For each line of the listing below that contains the string "panel", copy the line.
====
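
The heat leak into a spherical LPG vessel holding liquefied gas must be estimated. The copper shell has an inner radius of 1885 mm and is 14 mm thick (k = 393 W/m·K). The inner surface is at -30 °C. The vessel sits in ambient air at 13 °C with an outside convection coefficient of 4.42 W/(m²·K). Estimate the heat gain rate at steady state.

Q ≈ 8610 W

Radial (spherical) resistances in series:
R_copper shell = (1/1.885 − 1/1.899)/(4π×393) = 7.919×10^-7 K/W
R_outer film = 1/(h·4πr_o²) = 1/(4.42×4π×1.899²) = 0.004992 K/W
R_total = 0.004993 K/W
Q = ΔT/R_total = 43/0.004993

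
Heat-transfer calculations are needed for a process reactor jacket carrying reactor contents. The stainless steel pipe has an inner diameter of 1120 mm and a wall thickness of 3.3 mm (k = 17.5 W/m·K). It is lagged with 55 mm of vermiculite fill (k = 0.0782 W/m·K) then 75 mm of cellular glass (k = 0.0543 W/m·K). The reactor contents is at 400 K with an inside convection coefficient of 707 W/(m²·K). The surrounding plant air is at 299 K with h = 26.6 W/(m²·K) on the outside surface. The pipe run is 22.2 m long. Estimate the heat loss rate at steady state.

Radial resistances (cylindrical: R_cond = ln(r_o/r_i)/(2πkL), R_conv = 1/(h·2πrL)):
R_inner film = 1/(h_i·2πr₁L) = 1/(707×2π×0.56×22.2) = 1.811×10^-5 K/W
R_stainless steel pipe wall = ln(563.3/560)/(2π×17.5×22.2) = 2.407×10^-6 K/W
R_vermiculite fill = ln(618.3/563.3)/(2π×0.0782×22.2) = 0.008541 K/W
R_cellular glass = ln(693.3/618.3)/(2π×0.0543×22.2) = 0.01512 K/W
R_outer film = 1/(h_o·2πr_oL) = 1/(26.6×2π×0.6933×22.2) = 3.887×10^-4 K/W
R_total = 0.02407 K/W
Q = ΔT/R_total = 101/0.02407

Q ≈ 4200 W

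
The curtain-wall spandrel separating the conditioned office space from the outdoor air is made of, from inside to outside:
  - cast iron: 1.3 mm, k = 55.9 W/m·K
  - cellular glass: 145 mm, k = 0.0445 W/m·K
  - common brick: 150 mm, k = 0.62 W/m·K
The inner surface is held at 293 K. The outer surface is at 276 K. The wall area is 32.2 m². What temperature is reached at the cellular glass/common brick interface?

T ≈ 277 K

Series thermal resistances:
R_cast iron = L/(kA) = 0.0013/(55.9×32.2) = 7.222×10^-7 K/W
R_cellular glass = L/(kA) = 0.145/(0.0445×32.2) = 0.1012 K/W
R_common brick = L/(kA) = 0.15/(0.62×32.2) = 0.007514 K/W
R_total = 0.1087 K/W;  Q = ΔT/R_total = 17/0.1087 = 156.4 W
T_interface = T_inner − Q·ΣR(inner→interface) = 293 − 156×0.1012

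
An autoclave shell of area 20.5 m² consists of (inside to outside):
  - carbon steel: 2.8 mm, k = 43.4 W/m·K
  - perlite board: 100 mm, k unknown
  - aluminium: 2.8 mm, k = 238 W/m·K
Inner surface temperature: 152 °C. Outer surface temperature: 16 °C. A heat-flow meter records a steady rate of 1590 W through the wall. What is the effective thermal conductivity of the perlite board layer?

Treating each layer as a thermal resistance in series:
R_carbon steel = L/(kA) = 0.0028/(43.4×20.5) = 3.147×10^-6 K/W
R_aluminium = L/(kA) = 0.0028/(238×20.5) = 5.739×10^-7 K/W
Sum of known resistances R_other = 3.721×10^-6 K/W
Total R = ΔT/Q = 136/1590 = 0.08553 K/W
R_perlite board = R_total − R_other = 0.08553 K/W
k = L/(R·A) = 0.1/(0.08553×20.5)

k ≈ 0.057 W/(m·K)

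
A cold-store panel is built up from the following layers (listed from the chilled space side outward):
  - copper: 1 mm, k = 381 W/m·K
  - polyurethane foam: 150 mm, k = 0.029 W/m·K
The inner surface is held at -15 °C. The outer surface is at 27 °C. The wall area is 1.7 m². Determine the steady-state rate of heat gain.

Thermal resistances in series:
R_copper = L/(kA) = 0.001/(381×1.7) = 1.544×10^-6 K/W
R_polyurethane foam = L/(kA) = 0.15/(0.029×1.7) = 3.043 K/W
R_total = 3.043 K/W
Q = ΔT / R_total = 42 / 3.043

Q ≈ 13.8 W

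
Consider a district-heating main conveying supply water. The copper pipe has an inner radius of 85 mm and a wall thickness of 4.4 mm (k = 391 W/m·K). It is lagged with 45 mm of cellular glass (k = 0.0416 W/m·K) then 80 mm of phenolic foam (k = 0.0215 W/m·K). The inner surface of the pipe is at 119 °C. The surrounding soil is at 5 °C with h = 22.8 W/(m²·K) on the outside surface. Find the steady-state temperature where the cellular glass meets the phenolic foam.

T ≈ 83.8 °C

Radial resistances (cylindrical: R_cond = ln(r_o/r_i)/(2πkL), R_conv = 1/(h·2πrL)):
R_copper pipe wall = ln(89.4/85)/(2π×391×1) = 2.054×10^-5 K/W
R_cellular glass = ln(134.4/89.4)/(2π×0.0416×1) = 1.56 K/W
R_phenolic foam = ln(214.4/134.4)/(2π×0.0215×1) = 3.457 K/W
R_outer film = 1/(h_o·2πr_oL) = 1/(22.8×2π×0.2144×1) = 0.03256 K/W
R_total = 5.05 K/W
Q = ΔT/R_total = 114/5.05
Q = 22.6 W/m
T_interface = T_inner − Q·ΣR(inner→interface) = 119 − 22.6×1.56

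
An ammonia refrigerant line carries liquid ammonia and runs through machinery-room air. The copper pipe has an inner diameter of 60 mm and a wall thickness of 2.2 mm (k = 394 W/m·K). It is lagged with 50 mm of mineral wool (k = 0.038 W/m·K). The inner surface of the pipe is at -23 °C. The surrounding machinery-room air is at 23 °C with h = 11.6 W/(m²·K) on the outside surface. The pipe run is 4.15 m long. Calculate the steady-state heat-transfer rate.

Q ≈ 46.7 W

For a radial system each layer contributes R = ln(r_out/r_in)/(2πkL); films add R = 1/(hA).
R_copper pipe wall = ln(32.2/30)/(2π×394×4.15) = 6.888×10^-6 K/W
R_mineral wool = ln(82.2/32.2)/(2π×0.038×4.15) = 0.9458 K/W
R_outer film = 1/(h_o·2πr_oL) = 1/(11.6×2π×0.0822×4.15) = 0.04022 K/W
R_total = 0.9861 K/W
Q = ΔT/R_total = 46/0.9861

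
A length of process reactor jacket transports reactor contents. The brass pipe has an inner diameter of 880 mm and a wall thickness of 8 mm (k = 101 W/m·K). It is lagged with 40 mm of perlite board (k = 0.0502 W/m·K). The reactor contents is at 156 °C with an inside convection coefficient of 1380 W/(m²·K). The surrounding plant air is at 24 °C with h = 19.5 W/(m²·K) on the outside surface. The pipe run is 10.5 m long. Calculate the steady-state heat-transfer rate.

Cylindrical conduction, so R = ln(r₂/r₁)/(2πkL) per layer, in series:
R_inner film = 1/(h_i·2πr₁L) = 1/(1380×2π×0.44×10.5) = 2.496×10^-5 K/W
R_brass pipe wall = ln(448/440)/(2π×101×10.5) = 2.704×10^-6 K/W
R_perlite board = ln(488/448)/(2π×0.0502×10.5) = 0.02582 K/W
R_outer film = 1/(h_o·2πr_oL) = 1/(19.5×2π×0.488×10.5) = 0.001593 K/W
R_total = 0.02744 K/W
Q = ΔT/R_total = 132/0.02744

Q ≈ 4810 W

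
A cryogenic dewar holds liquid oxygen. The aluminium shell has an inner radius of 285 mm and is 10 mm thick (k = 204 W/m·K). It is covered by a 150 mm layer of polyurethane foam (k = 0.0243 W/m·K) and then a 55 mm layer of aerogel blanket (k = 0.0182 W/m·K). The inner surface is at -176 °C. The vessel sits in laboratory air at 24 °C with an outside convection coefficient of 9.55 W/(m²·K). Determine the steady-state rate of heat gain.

Q ≈ 41.2 W

Radial (spherical) resistances in series:
R_aluminium shell = (1/0.285 − 1/0.295)/(4π×204) = 4.64×10^-5 K/W
R_polyurethane foam = (1/0.295 − 1/0.445)/(4π×0.0243) = 3.742 K/W
R_aerogel blanket = (1/0.445 − 1/0.5)/(4π×0.0182) = 1.081 K/W
R_outer film = 1/(h·4πr_o²) = 1/(9.55×4π×0.5²) = 0.03333 K/W
R_total = 4.856 K/W
Q = ΔT/R_total = 200/4.856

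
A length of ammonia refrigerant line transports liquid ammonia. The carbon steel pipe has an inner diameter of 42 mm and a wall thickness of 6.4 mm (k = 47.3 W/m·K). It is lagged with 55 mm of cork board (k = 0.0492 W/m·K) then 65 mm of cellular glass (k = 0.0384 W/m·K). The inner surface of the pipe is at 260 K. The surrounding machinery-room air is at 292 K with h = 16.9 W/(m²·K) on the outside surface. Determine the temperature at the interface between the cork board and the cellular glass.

Radial resistances (cylindrical: R_cond = ln(r_o/r_i)/(2πkL), R_conv = 1/(h·2πrL)):
R_carbon steel pipe wall = ln(27.4/21)/(2π×47.3×1) = 8.951×10^-4 K/W
R_cork board = ln(82.4/27.4)/(2π×0.0492×1) = 3.562 K/W
R_cellular glass = ln(147.4/82.4)/(2π×0.0384×1) = 2.41 K/W
R_outer film = 1/(h_o·2πr_oL) = 1/(16.9×2π×0.1474×1) = 0.06389 K/W
R_total = 6.037 K/W
Q = ΔT/R_total = 32/6.037
Q = 5.3 W/m
T_interface = T_inner + Q·ΣR(inner→interface) = 260 + 5.3×3.563

T ≈ 279 K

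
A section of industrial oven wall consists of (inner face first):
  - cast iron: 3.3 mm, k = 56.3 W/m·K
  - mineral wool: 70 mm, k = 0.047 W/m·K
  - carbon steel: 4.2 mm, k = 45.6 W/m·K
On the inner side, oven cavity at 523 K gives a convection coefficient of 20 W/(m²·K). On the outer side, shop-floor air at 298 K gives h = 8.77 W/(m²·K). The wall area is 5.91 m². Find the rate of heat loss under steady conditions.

Treating each layer as a thermal resistance in series:
R_inner film = 1/(h_i·A) = 1/(20×5.91) = 0.00846 K/W
R_cast iron = L/(kA) = 0.0033/(56.3×5.91) = 9.918×10^-6 K/W
R_mineral wool = L/(kA) = 0.07/(0.047×5.91) = 0.252 K/W
R_carbon steel = L/(kA) = 0.0042/(45.6×5.91) = 1.558×10^-5 K/W
R_outer film = 1/(h_o·A) = 1/(8.77×5.91) = 0.01929 K/W
R_total = 0.2798 K/W
Q = ΔT / R_total = 225 / 0.2798

Q ≈ 804 W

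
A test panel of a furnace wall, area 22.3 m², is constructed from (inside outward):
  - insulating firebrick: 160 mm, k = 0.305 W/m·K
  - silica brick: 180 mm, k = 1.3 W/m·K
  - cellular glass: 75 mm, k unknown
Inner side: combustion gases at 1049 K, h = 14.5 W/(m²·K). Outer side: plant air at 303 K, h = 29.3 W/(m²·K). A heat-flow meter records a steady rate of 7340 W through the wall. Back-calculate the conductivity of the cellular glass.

Thermal resistances in series:
R_inner film = 1/(h_i·A) = 1/(14.5×22.3) = 0.003093 K/W
R_insulating firebrick = L/(kA) = 0.16/(0.305×22.3) = 0.02352 K/W
R_silica brick = L/(kA) = 0.18/(1.3×22.3) = 0.006209 K/W
R_outer film = 1/(h_o·A) = 1/(29.3×22.3) = 0.00153 K/W
Sum of known resistances R_other = 0.03436 K/W
Total R = ΔT/Q = 746/7340 = 0.1016 K/W
R_cellular glass = R_total − R_other = 0.06728 K/W
k = L/(R·A) = 0.075/(0.06728×22.3)

k ≈ 0.05 W/(m·K)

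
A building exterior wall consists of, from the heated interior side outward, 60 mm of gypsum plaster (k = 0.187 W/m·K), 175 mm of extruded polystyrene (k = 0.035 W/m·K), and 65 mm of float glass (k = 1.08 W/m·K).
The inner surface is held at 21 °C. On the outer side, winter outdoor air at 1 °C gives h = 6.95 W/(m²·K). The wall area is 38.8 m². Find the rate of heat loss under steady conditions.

Q ≈ 140 W

Model the wall as resistances in series:
R_gypsum plaster = L/(kA) = 0.06/(0.187×38.8) = 0.008269 K/W
R_extruded polystyrene = L/(kA) = 0.175/(0.035×38.8) = 0.1289 K/W
R_float glass = L/(kA) = 0.065/(1.08×38.8) = 0.001551 K/W
R_outer film = 1/(h_o·A) = 1/(6.95×38.8) = 0.003708 K/W
R_total = 0.1424 K/W
Q = ΔT / R_total = 20 / 0.1424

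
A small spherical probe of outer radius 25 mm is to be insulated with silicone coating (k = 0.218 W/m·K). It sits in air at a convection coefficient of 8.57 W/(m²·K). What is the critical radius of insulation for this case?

r_cr ≈ 50.9 mm

For a sphere r_cr = 2k/h = 2×0.218/8.57
r_cr = 50.9 mm; since the bare radius (25 mm) is below r_cr, adding a thin layer of insulation will *increase* heat loss.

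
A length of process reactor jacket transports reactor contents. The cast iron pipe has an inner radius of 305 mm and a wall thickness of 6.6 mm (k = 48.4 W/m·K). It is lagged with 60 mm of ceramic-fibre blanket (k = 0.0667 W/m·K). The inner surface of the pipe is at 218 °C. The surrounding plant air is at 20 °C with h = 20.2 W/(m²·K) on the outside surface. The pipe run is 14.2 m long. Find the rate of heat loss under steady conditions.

Per-layer cylindrical resistances, series-summed:
R_cast iron pipe wall = ln(311.6/305)/(2π×48.4×14.2) = 4.958×10^-6 K/W
R_ceramic-fibre blanket = ln(371.6/311.6)/(2π×0.0667×14.2) = 0.02959 K/W
R_outer film = 1/(h_o·2πr_oL) = 1/(20.2×2π×0.3716×14.2) = 0.001493 K/W
R_total = 0.03109 K/W
Q = ΔT/R_total = 198/0.03109

Q ≈ 6370 W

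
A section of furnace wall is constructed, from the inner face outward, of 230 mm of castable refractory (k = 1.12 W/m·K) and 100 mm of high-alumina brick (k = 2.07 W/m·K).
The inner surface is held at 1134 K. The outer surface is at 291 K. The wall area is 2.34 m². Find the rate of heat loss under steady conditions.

Model the wall as resistances in series:
R_castable refractory = L/(kA) = 0.23/(1.12×2.34) = 0.08776 K/W
R_high-alumina brick = L/(kA) = 0.1/(2.07×2.34) = 0.02064 K/W
R_total = 0.1084 K/W
Q = ΔT / R_total = 843 / 0.1084

Q ≈ 7780 W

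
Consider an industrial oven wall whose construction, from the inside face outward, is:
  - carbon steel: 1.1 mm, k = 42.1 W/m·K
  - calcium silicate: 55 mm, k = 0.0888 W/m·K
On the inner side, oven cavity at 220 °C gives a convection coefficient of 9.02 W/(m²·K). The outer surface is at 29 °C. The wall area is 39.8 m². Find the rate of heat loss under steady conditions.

Q ≈ 10400 W

Thermal resistances in series:
R_inner film = 1/(h_i·A) = 1/(9.02×39.8) = 0.002786 K/W
R_carbon steel = L/(kA) = 0.0011/(42.1×39.8) = 6.565×10^-7 K/W
R_calcium silicate = L/(kA) = 0.055/(0.0888×39.8) = 0.01556 K/W
R_total = 0.01835 K/W
Q = ΔT / R_total = 191 / 0.01835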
====
> Answer space
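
A cold-store panel is built up from the following layers (listed from the chilled space side outward):
A test panel of a furnace wall, area 22.3 m², is constructed from (inside outward):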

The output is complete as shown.